Records for this task below:
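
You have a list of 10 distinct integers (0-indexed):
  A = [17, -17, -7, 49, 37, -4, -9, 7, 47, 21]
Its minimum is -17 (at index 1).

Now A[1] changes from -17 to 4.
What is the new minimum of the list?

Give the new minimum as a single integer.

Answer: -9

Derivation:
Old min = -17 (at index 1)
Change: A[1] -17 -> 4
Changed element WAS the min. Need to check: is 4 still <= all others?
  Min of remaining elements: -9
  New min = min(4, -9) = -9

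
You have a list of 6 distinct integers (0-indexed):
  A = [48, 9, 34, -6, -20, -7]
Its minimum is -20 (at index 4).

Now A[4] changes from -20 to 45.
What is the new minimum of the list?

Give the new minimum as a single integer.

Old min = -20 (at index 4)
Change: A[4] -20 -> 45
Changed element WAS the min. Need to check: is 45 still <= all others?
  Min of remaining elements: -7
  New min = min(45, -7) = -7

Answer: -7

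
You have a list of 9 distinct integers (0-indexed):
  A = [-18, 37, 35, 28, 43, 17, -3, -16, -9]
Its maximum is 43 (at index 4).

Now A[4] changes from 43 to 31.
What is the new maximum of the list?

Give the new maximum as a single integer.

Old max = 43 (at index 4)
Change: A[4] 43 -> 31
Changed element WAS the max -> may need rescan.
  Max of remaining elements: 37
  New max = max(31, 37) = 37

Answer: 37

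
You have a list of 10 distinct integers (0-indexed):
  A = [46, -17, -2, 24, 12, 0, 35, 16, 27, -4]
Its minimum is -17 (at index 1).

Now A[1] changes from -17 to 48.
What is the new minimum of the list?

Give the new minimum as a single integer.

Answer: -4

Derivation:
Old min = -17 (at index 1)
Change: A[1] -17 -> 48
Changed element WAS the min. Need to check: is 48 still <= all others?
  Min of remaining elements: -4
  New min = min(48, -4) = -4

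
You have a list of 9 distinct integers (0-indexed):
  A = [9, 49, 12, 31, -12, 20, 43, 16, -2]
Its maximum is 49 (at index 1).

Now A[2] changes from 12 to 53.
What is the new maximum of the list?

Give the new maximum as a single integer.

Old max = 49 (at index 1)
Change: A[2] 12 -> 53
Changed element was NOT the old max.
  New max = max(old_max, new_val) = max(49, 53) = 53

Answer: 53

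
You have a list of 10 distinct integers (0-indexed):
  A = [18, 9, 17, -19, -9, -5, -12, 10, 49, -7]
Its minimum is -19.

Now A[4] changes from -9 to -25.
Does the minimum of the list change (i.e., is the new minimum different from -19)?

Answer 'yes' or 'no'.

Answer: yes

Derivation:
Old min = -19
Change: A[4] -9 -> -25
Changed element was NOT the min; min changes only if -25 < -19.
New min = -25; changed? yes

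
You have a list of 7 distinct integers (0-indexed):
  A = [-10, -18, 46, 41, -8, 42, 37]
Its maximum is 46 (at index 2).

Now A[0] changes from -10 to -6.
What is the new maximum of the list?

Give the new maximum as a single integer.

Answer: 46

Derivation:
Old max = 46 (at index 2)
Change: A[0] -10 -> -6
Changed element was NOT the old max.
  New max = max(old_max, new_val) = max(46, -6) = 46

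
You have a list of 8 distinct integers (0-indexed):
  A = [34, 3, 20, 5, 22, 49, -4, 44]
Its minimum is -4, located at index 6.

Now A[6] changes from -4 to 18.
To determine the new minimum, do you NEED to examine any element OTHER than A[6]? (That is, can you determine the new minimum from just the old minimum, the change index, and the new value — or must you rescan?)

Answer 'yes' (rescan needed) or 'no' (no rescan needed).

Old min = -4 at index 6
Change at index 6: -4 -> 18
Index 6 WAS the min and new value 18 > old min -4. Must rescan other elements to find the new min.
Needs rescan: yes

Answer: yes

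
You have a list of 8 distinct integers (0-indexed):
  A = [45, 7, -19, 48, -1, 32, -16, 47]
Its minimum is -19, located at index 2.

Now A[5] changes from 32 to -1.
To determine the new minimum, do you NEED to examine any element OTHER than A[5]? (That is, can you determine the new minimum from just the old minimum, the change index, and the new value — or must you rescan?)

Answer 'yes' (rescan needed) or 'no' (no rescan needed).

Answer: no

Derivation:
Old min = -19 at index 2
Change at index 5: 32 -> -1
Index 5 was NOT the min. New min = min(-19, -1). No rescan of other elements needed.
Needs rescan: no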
End of Records for this task.
Records for this task below:
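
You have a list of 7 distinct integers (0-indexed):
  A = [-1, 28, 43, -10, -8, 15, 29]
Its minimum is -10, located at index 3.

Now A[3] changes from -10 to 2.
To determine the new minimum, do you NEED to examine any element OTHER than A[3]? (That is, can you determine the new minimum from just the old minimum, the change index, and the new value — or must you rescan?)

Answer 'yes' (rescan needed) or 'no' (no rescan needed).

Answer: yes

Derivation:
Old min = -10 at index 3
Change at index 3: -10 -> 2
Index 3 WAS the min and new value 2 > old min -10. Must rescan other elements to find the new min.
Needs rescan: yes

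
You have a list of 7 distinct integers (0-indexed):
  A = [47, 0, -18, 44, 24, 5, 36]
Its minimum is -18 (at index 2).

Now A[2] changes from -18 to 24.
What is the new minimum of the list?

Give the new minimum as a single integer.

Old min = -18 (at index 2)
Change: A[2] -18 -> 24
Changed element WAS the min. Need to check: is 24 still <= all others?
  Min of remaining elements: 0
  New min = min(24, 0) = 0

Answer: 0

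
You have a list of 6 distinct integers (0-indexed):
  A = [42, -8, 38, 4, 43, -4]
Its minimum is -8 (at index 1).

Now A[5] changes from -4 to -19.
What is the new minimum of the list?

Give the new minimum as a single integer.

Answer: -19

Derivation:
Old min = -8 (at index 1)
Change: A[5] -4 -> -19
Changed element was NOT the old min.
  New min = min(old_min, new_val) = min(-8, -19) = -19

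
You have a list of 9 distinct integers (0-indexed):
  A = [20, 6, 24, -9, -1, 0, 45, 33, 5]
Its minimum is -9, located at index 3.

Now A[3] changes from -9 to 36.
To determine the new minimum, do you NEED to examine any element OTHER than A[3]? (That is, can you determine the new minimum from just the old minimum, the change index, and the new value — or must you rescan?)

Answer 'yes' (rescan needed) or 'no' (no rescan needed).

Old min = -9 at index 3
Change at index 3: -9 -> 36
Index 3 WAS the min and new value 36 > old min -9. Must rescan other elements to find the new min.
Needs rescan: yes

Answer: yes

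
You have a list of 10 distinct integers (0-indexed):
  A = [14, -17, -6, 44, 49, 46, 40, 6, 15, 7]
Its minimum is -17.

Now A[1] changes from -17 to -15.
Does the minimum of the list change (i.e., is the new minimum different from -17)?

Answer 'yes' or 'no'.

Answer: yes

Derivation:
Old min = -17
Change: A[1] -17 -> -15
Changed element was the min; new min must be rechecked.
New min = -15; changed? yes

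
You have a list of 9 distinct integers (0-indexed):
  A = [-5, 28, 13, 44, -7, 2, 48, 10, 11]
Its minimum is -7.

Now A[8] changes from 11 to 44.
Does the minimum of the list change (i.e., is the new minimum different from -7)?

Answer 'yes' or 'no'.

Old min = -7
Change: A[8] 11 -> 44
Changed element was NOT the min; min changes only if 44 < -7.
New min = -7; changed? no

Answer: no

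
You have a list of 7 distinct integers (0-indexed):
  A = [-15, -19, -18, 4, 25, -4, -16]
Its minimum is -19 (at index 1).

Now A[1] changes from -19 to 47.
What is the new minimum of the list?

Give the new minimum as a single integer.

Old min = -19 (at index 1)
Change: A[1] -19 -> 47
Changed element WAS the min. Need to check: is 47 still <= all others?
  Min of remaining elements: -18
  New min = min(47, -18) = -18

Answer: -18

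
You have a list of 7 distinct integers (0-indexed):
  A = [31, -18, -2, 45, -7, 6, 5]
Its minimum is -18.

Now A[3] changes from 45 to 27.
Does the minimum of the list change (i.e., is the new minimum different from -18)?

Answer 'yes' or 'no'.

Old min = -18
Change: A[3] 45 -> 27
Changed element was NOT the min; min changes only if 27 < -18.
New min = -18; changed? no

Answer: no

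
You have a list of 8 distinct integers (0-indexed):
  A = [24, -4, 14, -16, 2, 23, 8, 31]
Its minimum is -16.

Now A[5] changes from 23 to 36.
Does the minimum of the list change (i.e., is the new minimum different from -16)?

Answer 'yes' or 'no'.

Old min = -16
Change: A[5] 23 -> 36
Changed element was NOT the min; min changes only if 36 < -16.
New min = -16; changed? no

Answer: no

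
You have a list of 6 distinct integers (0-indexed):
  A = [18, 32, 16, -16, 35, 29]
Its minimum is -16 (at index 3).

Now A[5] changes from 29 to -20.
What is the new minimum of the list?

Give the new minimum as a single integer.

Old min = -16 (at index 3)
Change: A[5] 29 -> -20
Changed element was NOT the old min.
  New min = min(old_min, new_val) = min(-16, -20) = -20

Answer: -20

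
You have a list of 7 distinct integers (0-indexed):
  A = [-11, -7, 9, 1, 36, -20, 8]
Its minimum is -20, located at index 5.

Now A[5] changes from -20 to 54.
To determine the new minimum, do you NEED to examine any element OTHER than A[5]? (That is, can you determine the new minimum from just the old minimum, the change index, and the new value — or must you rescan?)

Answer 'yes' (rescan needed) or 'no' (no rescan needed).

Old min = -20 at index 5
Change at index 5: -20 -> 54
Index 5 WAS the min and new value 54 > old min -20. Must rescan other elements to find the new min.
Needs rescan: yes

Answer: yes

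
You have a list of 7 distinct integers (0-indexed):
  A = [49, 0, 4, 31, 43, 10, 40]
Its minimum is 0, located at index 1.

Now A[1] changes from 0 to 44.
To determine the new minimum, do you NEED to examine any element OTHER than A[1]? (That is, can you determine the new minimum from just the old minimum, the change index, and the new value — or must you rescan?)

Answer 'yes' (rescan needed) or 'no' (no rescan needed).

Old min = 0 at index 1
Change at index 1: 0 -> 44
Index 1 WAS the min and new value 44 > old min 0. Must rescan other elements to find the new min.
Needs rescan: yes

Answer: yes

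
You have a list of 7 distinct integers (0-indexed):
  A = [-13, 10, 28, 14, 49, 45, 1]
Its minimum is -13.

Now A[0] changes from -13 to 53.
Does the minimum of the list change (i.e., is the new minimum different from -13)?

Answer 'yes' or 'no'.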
End of Records for this task.
Please show the lines of the material that contain the string "located".

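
Its minimum is -4, located at index 6.
Its minimum is -19, located at index 2.
Its minimum is -10, located at index 3.
Its minimum is -9, located at index 3.
Its minimum is -20, located at index 5.
Its minimum is 0, located at index 1.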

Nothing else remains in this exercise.